• **Dataset entries**
☆ ☆ ☆ ☆ ☆
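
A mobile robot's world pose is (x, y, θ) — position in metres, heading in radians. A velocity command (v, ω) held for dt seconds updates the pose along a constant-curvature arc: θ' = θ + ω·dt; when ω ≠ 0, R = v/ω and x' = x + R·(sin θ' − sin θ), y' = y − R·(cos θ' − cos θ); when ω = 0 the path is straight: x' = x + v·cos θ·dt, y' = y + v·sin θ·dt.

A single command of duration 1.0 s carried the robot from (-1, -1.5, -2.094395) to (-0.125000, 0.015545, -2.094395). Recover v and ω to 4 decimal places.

Δθ = -2.094395 − -2.094395 = 0.000000
ω = Δθ/dt = 0.000000/1.0 = 0.0000
ω = 0 → v = (Δx·cos θ + Δy·sin θ)/dt = -1.7500

v = -1.7500, ω = 0.0000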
☆ ☆ ☆ ☆ ☆
• **TASK TO CARRY OUT**
Return all of the data above, keeping every line exactly as it appears.

• **ANSWER TO THIS EXERCISE**
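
A mobile robot's world pose is (x, y, θ) — position in metres, heading in radians. A velocity command (v, ω) held for dt seconds updates the pose along a constant-curvature arc: θ' = θ + ω·dt; when ω ≠ 0, R = v/ω and x' = x + R·(sin θ' − sin θ), y' = y − R·(cos θ' − cos θ); when ω = 0 the path is straight: x' = x + v·cos θ·dt, y' = y + v·sin θ·dt.

A single command of duration 1.0 s carried the robot from (-1, -1.5, -2.094395) to (-0.125000, 0.015545, -2.094395). Recover v and ω to 4 decimal places.

Δθ = -2.094395 − -2.094395 = 0.000000
ω = Δθ/dt = 0.000000/1.0 = 0.0000
ω = 0 → v = (Δx·cos θ + Δy·sin θ)/dt = -1.7500

v = -1.7500, ω = 0.0000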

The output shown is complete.